WHAT IS BEING ASKED -> What is the number of lines in the data below that hold the word "string"? Give nothing beyond that number.

INPUT FOR THIS TASK ->
•••

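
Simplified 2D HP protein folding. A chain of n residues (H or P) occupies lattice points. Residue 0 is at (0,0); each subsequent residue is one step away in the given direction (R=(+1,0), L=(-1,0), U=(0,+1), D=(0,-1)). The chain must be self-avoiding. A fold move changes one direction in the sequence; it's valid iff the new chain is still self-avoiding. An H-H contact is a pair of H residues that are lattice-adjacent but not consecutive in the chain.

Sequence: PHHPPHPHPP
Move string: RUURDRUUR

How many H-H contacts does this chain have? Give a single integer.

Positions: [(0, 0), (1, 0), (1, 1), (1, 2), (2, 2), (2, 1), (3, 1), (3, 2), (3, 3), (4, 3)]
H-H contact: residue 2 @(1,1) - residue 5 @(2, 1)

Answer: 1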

•••

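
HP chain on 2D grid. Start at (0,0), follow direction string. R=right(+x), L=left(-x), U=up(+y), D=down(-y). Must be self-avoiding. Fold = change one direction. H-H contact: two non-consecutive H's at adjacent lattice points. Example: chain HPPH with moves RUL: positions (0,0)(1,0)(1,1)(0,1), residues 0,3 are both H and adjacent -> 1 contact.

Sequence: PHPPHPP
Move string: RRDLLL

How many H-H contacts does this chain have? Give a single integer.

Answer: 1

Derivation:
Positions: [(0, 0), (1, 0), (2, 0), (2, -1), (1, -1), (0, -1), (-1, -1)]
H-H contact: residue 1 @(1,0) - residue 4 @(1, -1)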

•••

EXPECTED ANSWER -> 3